___ Information given ___

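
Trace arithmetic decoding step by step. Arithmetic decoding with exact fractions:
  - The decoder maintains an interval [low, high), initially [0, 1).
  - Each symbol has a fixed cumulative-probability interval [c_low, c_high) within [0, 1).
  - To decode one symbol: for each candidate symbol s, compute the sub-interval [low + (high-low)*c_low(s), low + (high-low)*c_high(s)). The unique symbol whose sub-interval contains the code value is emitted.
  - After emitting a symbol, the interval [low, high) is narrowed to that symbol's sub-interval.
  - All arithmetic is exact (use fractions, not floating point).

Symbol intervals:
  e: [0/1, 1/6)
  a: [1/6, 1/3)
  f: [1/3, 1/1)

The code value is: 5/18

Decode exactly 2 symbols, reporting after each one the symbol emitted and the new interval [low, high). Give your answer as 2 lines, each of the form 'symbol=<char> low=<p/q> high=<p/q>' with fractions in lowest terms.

Answer: symbol=a low=1/6 high=1/3
symbol=f low=2/9 high=1/3

Derivation:
Step 1: interval [0/1, 1/1), width = 1/1 - 0/1 = 1/1
  'e': [0/1 + 1/1*0/1, 0/1 + 1/1*1/6) = [0/1, 1/6)
  'a': [0/1 + 1/1*1/6, 0/1 + 1/1*1/3) = [1/6, 1/3) <- contains code 5/18
  'f': [0/1 + 1/1*1/3, 0/1 + 1/1*1/1) = [1/3, 1/1)
  emit 'a', narrow to [1/6, 1/3)
Step 2: interval [1/6, 1/3), width = 1/3 - 1/6 = 1/6
  'e': [1/6 + 1/6*0/1, 1/6 + 1/6*1/6) = [1/6, 7/36)
  'a': [1/6 + 1/6*1/6, 1/6 + 1/6*1/3) = [7/36, 2/9)
  'f': [1/6 + 1/6*1/3, 1/6 + 1/6*1/1) = [2/9, 1/3) <- contains code 5/18
  emit 'f', narrow to [2/9, 1/3)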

___

*Instructions for the task:*
Whenever a line of the entries contains "arithmetic", it counts toward the total; state that total alone.

*Written response:*
2